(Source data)
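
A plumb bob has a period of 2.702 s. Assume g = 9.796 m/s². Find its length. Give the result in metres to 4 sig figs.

1.812 m

From T = 2π√(L/g), L = gT²/(4π²) = 9.796 × 2.7020²/(4π²) = 1.812 m.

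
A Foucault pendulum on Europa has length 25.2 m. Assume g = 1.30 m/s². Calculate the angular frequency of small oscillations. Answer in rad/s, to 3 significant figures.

ω = √(g/L) = √(1.30/25.2) = 0.227 rad/s.

0.227 rad/s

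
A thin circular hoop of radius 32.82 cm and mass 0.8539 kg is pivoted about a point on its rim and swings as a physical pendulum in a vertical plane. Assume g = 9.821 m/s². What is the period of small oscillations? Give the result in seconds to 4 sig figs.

I_cm = mr² = 0.091978 kg·m². The pivot is at distance d = 0.3282 m from the centre of mass.
By the parallel-axis theorem, I = I_cm + md² = 0.091978 + 0.091978 = 0.18396 kg·m².
T = 2π√(I/(mgd)) = 2π√(0.18396/(0.8539 × 9.821 × 0.3282)) = 1.624 s.

1.624 s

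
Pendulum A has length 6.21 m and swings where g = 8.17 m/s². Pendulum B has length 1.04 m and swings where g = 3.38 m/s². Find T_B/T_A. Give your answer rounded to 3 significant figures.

0.636

T = 2π√(L/g), so T_B/T_A = √((L_B/g_B)/(L_A/g_A)) = √((1.04/3.38)/(6.21/8.17)) = 0.636.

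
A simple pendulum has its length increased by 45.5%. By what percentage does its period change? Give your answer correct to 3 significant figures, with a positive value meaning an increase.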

INSTRUCTIONS TO FOLLOW: Set down the data above once more so that nothing differs from the original.

ANSWER AREA:
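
A plumb bob has a period of 2.702 s. Assume g = 9.796 m/s². Find its length. Give the result in metres to 4 sig figs.

1.812 m

From T = 2π√(L/g), L = gT²/(4π²) = 9.796 × 2.7020²/(4π²) = 1.812 m.

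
A Foucault pendulum on Europa has length 25.2 m. Assume g = 1.30 m/s². Calculate the angular frequency of small oscillations. Answer in rad/s, to 3 significant figures.

ω = √(g/L) = √(1.30/25.2) = 0.227 rad/s.

0.227 rad/s

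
A thin circular hoop of radius 32.82 cm and mass 0.8539 kg is pivoted about a point on its rim and swings as a physical pendulum in a vertical plane. Assume g = 9.821 m/s². What is the period of small oscillations? Give the result in seconds to 4 sig figs.

I_cm = mr² = 0.091978 kg·m². The pivot is at distance d = 0.3282 m from the centre of mass.
By the parallel-axis theorem, I = I_cm + md² = 0.091978 + 0.091978 = 0.18396 kg·m².
T = 2π√(I/(mgd)) = 2π√(0.18396/(0.8539 × 9.821 × 0.3282)) = 1.624 s.

1.624 s

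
Pendulum A has length 6.21 m and swings where g = 8.17 m/s². Pendulum B has length 1.04 m and swings where g = 3.38 m/s². Find T_B/T_A. Give your answer rounded to 3 significant figures.

0.636

T = 2π√(L/g), so T_B/T_A = √((L_B/g_B)/(L_A/g_A)) = √((1.04/3.38)/(6.21/8.17)) = 0.636.

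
A simple pendulum has its length increased by 45.5%. By what percentage does its period change? Give your answer correct to 3 significant figures, with a positive value meaning an increase.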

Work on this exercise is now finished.